**Work instruction**
Go to the line in the entries below that holds "(p2, 1) → (p2, #, R)" and repeat exactly from there through the line that holds "0), state q0.", inclusive.

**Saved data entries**
════════════════

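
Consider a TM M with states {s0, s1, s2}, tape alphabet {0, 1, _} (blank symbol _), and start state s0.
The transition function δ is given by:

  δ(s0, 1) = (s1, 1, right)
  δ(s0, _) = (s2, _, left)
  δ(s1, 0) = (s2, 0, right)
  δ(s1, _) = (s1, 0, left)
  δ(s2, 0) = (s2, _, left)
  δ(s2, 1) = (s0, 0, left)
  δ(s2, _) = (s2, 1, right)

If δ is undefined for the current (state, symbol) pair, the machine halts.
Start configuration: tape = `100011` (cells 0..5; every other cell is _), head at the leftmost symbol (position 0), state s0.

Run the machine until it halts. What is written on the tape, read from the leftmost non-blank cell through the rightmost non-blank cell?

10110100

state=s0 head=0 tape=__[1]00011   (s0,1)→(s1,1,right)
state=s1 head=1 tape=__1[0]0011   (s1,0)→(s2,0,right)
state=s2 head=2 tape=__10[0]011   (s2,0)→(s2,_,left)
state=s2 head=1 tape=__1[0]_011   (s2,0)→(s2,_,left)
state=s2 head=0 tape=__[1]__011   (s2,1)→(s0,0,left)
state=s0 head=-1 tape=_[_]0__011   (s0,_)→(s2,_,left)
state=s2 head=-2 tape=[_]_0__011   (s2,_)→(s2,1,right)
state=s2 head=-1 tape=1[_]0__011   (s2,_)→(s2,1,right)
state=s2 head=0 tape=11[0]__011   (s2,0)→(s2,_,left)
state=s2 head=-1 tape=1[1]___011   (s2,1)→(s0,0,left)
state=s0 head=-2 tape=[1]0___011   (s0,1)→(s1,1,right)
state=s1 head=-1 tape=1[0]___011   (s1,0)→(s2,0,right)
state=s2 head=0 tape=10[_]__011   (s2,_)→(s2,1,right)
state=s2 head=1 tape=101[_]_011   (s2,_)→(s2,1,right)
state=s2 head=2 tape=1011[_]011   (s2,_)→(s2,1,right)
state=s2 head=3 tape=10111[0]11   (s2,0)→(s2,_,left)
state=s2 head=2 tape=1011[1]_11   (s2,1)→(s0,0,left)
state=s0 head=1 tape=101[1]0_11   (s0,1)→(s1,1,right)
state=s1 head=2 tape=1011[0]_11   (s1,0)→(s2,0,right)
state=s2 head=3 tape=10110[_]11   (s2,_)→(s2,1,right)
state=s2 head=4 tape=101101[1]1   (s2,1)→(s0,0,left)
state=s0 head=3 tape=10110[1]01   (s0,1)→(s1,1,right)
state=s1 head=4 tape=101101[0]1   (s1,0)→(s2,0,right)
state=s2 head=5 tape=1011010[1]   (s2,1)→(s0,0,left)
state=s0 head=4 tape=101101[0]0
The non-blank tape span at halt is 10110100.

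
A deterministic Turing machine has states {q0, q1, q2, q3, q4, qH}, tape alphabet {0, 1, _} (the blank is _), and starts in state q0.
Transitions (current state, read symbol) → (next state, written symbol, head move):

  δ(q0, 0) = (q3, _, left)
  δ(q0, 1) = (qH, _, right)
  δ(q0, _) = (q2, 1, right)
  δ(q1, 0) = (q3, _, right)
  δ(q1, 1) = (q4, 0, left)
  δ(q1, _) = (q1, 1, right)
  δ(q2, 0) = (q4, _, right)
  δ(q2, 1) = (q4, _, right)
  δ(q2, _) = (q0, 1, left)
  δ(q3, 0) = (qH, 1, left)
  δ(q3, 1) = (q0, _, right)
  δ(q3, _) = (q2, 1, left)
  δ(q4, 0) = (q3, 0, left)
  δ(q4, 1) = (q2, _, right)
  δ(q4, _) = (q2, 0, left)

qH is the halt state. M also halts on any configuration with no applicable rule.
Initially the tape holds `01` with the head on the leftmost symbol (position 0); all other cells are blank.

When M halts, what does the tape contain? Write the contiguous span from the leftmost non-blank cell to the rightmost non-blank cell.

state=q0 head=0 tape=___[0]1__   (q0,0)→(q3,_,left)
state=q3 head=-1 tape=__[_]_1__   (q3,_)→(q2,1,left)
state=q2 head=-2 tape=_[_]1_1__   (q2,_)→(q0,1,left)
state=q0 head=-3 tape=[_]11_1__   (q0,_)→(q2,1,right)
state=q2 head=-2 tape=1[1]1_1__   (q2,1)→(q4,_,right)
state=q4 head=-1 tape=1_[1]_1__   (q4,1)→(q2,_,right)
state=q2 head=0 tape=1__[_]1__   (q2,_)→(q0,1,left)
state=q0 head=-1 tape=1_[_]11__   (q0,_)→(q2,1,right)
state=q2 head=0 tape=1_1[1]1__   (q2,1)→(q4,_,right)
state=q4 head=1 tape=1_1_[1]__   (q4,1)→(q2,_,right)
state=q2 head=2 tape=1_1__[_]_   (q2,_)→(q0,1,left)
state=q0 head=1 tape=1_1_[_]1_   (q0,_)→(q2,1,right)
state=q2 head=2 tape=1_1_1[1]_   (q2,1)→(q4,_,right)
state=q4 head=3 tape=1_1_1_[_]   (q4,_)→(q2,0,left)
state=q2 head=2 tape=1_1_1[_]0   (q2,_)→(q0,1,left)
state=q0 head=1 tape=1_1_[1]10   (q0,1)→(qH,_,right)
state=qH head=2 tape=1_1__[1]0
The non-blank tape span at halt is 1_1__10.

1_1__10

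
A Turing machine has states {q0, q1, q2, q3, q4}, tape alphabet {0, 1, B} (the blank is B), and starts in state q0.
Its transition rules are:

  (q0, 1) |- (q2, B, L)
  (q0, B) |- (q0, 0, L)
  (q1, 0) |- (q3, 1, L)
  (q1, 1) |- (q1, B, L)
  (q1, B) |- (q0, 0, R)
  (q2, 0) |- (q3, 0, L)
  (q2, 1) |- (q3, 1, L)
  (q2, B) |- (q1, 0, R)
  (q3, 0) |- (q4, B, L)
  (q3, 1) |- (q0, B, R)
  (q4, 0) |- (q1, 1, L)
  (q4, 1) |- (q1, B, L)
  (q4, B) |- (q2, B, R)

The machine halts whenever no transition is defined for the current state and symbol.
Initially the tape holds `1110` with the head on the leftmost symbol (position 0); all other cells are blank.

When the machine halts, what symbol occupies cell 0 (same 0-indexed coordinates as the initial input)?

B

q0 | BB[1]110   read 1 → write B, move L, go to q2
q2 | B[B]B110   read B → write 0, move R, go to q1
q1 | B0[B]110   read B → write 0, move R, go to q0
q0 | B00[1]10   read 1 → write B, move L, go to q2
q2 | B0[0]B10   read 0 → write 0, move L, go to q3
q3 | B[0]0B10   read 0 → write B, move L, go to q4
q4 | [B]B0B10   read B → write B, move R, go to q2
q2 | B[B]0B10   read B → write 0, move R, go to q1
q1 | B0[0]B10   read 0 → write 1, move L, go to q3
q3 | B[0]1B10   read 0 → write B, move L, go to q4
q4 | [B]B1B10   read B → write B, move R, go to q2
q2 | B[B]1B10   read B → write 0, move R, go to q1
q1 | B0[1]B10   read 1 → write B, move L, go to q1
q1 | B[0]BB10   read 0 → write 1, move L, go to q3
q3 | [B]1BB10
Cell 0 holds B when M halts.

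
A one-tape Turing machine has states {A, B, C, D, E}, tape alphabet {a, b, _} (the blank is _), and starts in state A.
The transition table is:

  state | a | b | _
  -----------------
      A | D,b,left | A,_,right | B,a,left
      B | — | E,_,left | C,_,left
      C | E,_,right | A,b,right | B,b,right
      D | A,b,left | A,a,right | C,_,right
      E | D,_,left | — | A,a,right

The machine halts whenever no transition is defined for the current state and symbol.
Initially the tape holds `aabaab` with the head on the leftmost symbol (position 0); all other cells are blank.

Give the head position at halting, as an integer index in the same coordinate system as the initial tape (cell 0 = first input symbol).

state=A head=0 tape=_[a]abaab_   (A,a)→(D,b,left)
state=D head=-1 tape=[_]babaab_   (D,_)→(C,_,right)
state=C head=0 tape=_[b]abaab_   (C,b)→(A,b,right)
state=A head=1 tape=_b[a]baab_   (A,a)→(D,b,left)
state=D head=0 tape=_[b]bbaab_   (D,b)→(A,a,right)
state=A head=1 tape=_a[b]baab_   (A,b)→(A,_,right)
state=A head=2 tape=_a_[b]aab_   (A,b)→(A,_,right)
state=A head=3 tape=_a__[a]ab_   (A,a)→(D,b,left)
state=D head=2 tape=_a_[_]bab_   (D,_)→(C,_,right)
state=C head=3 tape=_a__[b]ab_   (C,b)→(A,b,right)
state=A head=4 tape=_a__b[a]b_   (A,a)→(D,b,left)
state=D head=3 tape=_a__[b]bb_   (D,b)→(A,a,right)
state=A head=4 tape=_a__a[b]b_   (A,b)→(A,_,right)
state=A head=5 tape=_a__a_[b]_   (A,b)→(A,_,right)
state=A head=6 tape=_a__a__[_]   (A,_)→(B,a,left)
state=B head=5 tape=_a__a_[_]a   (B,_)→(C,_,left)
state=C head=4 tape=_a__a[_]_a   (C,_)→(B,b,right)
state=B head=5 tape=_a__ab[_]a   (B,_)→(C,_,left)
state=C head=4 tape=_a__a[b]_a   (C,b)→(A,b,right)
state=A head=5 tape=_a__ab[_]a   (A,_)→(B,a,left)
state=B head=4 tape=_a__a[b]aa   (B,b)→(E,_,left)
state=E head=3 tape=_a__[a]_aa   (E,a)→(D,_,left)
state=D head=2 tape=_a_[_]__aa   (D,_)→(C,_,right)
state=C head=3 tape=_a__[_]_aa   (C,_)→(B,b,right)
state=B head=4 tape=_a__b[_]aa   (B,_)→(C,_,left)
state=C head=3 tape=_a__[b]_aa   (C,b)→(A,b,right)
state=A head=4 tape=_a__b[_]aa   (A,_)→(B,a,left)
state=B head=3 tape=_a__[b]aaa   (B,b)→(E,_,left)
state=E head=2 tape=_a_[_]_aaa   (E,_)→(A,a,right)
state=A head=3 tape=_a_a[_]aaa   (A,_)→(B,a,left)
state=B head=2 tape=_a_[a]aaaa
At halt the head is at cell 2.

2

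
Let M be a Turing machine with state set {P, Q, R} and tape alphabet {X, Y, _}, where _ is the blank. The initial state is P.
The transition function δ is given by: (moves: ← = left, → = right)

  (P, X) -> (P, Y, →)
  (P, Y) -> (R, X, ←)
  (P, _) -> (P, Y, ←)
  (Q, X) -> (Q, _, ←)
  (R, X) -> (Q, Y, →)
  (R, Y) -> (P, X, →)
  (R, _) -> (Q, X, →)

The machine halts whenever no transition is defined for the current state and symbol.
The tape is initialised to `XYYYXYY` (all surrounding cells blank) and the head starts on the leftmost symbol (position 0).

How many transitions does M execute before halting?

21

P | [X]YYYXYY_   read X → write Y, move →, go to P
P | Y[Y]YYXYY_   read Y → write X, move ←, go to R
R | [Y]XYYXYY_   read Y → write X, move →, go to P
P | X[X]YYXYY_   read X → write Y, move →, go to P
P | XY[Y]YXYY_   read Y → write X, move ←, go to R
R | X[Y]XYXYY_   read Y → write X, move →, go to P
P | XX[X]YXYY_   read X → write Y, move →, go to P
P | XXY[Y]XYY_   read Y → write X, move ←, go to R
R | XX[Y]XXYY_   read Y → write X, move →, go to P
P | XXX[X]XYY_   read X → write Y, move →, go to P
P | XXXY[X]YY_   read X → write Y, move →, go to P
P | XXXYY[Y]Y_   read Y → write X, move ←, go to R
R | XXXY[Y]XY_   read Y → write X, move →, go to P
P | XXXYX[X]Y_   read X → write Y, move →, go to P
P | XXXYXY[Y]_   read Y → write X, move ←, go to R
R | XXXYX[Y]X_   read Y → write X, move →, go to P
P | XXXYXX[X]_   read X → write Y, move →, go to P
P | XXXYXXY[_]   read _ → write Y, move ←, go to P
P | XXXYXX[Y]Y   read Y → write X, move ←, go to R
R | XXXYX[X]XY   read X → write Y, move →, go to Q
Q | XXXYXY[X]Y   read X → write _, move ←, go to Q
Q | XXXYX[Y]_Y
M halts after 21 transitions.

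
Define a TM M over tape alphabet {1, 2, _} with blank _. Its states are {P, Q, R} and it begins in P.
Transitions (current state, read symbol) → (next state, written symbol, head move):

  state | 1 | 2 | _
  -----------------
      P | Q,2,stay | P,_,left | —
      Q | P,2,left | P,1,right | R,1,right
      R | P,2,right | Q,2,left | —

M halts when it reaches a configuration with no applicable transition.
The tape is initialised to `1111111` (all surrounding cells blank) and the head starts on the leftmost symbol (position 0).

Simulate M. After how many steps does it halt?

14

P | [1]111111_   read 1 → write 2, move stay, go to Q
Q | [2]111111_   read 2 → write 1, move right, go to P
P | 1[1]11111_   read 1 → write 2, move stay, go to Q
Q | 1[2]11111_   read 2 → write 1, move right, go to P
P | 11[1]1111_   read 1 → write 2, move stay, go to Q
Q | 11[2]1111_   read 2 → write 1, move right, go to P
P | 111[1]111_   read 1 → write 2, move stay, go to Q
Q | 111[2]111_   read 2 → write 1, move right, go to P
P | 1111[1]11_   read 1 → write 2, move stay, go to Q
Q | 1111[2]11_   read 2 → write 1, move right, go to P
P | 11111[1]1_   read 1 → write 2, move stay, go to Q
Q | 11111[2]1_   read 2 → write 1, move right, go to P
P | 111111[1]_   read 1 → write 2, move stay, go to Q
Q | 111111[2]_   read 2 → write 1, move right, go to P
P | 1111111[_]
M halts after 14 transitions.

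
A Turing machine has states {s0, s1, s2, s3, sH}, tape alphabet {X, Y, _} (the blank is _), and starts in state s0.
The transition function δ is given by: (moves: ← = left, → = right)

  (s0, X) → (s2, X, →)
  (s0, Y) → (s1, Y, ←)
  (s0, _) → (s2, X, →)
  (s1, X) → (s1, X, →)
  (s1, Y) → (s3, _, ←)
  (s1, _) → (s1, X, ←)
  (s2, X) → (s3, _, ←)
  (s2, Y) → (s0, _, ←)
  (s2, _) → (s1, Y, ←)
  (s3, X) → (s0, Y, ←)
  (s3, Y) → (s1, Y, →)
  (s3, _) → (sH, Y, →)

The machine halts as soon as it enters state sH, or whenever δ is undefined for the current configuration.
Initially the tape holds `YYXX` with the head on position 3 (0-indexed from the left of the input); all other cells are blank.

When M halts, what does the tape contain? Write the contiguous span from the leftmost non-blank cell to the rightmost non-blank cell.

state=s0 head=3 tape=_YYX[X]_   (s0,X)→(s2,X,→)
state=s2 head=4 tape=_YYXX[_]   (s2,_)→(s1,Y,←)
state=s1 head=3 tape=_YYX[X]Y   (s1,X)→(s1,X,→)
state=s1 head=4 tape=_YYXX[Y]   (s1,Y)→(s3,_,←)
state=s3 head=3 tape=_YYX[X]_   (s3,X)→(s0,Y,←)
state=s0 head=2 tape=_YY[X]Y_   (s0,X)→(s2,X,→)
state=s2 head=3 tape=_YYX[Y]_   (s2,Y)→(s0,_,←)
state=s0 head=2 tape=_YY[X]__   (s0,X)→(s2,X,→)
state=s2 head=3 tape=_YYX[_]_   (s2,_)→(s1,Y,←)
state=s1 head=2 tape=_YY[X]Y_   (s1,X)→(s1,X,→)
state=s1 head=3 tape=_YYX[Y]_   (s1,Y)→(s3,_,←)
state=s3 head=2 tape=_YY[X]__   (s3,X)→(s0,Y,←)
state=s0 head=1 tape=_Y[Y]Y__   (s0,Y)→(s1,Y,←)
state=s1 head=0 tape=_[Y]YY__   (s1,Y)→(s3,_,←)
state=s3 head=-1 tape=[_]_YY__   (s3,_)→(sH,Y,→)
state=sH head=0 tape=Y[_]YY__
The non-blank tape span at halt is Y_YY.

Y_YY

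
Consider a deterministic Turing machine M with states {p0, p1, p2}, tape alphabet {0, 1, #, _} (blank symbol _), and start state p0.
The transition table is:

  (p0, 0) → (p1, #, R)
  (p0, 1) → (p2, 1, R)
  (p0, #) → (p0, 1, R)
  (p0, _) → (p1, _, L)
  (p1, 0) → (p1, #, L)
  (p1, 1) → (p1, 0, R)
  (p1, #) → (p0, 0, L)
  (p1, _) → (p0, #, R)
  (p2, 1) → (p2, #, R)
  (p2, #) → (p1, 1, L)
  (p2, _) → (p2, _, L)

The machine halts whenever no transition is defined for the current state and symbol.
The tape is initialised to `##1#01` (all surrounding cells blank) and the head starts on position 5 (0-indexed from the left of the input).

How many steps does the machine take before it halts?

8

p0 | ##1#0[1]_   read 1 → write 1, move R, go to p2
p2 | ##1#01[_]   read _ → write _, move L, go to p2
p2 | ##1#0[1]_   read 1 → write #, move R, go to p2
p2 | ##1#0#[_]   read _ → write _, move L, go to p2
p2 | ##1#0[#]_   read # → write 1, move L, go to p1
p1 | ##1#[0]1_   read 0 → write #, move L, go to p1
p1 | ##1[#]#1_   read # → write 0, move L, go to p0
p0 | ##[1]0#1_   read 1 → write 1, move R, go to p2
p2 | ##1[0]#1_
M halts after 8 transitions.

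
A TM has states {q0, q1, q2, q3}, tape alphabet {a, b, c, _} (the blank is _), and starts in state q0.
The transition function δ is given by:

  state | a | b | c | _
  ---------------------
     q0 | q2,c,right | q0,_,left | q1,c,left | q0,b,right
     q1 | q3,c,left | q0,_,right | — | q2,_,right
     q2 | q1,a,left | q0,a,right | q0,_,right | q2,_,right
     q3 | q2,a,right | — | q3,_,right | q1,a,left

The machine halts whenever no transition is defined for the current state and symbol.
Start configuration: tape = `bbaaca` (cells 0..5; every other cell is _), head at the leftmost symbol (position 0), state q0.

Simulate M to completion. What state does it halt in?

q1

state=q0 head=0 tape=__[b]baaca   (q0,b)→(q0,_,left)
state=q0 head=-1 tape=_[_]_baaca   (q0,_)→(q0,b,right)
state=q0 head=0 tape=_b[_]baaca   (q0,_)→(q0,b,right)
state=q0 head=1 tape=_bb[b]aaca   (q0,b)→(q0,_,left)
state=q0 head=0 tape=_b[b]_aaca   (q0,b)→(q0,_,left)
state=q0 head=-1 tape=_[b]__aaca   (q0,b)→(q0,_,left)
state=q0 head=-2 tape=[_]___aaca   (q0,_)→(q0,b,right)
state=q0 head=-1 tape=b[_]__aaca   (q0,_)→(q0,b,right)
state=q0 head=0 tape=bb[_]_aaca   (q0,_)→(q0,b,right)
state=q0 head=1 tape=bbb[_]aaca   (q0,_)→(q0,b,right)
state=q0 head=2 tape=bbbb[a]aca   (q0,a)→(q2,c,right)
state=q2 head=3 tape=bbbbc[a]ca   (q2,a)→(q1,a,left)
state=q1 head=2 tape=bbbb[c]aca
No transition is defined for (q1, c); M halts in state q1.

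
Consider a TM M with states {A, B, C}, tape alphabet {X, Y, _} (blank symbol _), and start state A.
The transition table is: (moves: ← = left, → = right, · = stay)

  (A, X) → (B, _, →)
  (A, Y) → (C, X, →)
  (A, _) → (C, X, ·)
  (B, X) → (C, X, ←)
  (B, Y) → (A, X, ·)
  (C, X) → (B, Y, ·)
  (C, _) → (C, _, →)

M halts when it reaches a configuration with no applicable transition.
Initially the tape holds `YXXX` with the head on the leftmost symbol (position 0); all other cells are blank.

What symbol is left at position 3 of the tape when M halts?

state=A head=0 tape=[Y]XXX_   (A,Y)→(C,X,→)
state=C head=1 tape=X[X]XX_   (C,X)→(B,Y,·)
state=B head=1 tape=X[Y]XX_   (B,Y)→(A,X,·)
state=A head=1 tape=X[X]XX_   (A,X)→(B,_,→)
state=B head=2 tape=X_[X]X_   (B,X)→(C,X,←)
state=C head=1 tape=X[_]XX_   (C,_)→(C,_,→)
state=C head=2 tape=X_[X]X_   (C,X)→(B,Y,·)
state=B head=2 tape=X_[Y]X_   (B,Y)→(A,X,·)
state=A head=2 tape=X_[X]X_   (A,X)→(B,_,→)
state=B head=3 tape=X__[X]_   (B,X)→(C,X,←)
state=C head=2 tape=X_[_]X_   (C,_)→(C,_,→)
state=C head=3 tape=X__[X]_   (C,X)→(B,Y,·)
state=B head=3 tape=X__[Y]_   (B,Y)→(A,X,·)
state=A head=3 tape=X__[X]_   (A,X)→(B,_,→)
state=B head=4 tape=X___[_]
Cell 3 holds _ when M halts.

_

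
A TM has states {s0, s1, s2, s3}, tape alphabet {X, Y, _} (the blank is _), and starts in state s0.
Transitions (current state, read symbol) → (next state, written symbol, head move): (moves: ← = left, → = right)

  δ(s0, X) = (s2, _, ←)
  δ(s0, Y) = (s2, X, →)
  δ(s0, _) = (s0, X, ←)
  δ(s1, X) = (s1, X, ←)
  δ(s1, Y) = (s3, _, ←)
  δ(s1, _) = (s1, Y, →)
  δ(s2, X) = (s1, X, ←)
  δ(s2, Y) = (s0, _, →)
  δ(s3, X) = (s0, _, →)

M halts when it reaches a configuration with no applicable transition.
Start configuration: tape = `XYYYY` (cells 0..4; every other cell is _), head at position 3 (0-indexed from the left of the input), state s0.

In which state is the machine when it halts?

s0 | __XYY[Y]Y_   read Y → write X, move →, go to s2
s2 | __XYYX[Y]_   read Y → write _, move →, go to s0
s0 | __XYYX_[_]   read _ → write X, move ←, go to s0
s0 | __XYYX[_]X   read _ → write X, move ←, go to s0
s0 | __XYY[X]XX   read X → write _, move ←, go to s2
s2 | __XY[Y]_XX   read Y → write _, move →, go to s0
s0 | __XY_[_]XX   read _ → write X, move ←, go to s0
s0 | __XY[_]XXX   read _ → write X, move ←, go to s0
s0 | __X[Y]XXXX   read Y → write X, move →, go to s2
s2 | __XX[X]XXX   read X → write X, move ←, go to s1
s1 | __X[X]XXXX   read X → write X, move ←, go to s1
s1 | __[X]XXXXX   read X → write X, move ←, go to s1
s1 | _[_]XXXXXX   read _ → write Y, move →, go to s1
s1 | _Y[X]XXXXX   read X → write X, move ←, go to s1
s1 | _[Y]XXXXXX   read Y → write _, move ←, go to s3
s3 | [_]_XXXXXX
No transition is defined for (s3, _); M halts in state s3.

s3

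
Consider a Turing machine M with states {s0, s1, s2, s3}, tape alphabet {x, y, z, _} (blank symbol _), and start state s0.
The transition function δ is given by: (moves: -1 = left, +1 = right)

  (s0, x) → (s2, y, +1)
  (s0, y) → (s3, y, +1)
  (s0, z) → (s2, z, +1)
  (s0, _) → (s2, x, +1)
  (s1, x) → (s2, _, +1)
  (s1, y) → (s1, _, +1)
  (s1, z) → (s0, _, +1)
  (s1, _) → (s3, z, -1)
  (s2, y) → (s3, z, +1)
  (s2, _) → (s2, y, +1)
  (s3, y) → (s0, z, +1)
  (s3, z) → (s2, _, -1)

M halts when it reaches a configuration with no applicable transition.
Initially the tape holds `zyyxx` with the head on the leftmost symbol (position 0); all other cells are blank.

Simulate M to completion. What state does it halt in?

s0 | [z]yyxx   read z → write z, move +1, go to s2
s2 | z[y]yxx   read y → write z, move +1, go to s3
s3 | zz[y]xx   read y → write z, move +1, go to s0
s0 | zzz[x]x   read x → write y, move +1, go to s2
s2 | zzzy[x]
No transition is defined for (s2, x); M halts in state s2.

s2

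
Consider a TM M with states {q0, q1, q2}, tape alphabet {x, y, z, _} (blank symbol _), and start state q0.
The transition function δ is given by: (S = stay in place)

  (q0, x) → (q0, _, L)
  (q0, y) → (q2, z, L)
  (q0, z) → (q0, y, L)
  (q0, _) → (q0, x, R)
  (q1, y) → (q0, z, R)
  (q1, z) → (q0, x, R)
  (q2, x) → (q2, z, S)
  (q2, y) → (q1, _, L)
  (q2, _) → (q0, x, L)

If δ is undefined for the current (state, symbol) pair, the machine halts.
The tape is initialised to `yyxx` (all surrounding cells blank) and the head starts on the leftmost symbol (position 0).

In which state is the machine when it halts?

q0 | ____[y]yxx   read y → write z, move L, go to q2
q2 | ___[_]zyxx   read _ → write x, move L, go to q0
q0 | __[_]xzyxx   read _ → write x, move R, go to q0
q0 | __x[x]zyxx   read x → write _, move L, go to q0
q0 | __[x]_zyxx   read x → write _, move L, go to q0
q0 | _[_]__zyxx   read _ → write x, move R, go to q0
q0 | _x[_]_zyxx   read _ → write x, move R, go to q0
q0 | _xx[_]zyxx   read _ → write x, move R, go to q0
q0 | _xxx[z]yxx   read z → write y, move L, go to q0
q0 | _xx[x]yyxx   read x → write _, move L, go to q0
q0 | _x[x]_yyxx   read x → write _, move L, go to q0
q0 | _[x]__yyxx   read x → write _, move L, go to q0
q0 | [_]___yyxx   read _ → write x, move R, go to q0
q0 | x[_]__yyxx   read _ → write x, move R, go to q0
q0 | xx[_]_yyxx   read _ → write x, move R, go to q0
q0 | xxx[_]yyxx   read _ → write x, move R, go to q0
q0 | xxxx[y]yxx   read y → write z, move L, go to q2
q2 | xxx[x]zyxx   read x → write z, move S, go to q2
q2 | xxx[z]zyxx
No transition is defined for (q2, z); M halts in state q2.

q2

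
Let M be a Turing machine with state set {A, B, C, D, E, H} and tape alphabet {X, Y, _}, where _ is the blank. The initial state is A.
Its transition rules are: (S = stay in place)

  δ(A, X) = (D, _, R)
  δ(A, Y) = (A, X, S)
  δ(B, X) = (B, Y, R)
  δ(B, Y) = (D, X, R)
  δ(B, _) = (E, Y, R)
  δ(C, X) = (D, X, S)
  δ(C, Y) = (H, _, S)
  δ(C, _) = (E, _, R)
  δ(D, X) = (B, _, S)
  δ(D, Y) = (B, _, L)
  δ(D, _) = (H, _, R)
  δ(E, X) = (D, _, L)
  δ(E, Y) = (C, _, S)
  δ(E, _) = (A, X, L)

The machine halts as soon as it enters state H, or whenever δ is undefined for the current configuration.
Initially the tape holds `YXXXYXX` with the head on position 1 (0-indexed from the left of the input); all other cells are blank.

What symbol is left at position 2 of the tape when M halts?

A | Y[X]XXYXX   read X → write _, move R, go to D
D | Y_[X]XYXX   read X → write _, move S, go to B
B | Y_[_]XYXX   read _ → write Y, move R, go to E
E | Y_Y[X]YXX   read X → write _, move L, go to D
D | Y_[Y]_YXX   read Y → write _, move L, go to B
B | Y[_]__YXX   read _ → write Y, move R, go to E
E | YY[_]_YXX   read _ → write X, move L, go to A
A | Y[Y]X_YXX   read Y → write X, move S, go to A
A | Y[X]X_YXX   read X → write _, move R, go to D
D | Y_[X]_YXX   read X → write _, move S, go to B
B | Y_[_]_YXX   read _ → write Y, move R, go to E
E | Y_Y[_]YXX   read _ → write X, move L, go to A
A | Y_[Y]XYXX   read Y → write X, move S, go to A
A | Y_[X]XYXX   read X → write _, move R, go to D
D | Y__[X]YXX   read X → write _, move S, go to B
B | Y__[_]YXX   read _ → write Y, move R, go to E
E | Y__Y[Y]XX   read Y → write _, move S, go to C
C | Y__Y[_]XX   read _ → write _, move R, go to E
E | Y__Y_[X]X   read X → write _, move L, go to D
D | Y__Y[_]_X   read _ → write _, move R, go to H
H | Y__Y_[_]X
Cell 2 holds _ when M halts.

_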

════════════════

**Answer to this exercise**
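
  (p2, 1) → (p2, #, R)
  (p2, #) → (p1, 1, L)
  (p2, _) → (p2, _, L)

The machine halts whenever no transition is defined for the current state and symbol.
The tape is initialised to `##1#01` (all surrounding cells blank) and the head starts on position 5 (0-indexed from the left of the input).

How many steps does the machine take before it halts?

8

p0 | ##1#0[1]_   read 1 → write 1, move R, go to p2
p2 | ##1#01[_]   read _ → write _, move L, go to p2
p2 | ##1#0[1]_   read 1 → write #, move R, go to p2
p2 | ##1#0#[_]   read _ → write _, move L, go to p2
p2 | ##1#0[#]_   read # → write 1, move L, go to p1
p1 | ##1#[0]1_   read 0 → write #, move L, go to p1
p1 | ##1[#]#1_   read # → write 0, move L, go to p0
p0 | ##[1]0#1_   read 1 → write 1, move R, go to p2
p2 | ##1[0]#1_
M halts after 8 transitions.

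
A TM has states {q0, q1, q2, q3}, tape alphabet {a, b, c, _} (the blank is _), and starts in state q0.
The transition function δ is given by:

  state | a | b | c | _
  ---------------------
     q0 | q2,c,right | q0,_,left | q1,c,left | q0,b,right
     q1 | q3,c,left | q0,_,right | — | q2,_,right
     q2 | q1,a,left | q0,a,right | q0,_,right | q2,_,right
     q3 | q2,a,right | — | q3,_,right | q1,a,left

The machine halts whenever no transition is defined for the current state and symbol.
Start configuration: tape = `bbaaca` (cells 0..5; every other cell is _), head at the leftmost symbol (position 0), state q0.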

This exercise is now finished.